## What the exercise asks:
Once the line containing "#1, 156, 1, 10" is found in the entries below, reproduce it and every line after it, stopping at and including the line containing "#12, 152, 6, 10"; reproduce nothing else, and keep each line exact.
─── Extracted information
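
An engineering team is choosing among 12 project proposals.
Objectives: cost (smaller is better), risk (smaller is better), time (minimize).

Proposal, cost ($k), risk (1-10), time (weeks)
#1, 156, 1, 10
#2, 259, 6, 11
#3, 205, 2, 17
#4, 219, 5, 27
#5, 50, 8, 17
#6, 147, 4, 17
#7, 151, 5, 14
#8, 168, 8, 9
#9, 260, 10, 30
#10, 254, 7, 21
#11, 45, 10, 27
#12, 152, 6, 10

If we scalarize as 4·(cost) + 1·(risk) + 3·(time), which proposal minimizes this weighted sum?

#1: 4·156 + 1·1 + 3·10 = 655
#2: 4·259 + 1·6 + 3·11 = 1075
#3: 4·205 + 1·2 + 3·17 = 873
#4: 4·219 + 1·5 + 3·27 = 962
#5: 4·50 + 1·8 + 3·17 = 259
#6: 4·147 + 1·4 + 3·17 = 643
#7: 4·151 + 1·5 + 3·14 = 651
#8: 4·168 + 1·8 + 3·9 = 707
#9: 4·260 + 1·10 + 3·30 = 1140
#10: 4·254 + 1·7 + 3·21 = 1086
#11: 4·45 + 1·10 + 3·27 = 271
#12: 4·152 + 1·6 + 3·10 = 644
Lowest: #5 at 259.

#5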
──────
## Written reply:
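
#1, 156, 1, 10
#2, 259, 6, 11
#3, 205, 2, 17
#4, 219, 5, 27
#5, 50, 8, 17
#6, 147, 4, 17
#7, 151, 5, 14
#8, 168, 8, 9
#9, 260, 10, 30
#10, 254, 7, 21
#11, 45, 10, 27
#12, 152, 6, 10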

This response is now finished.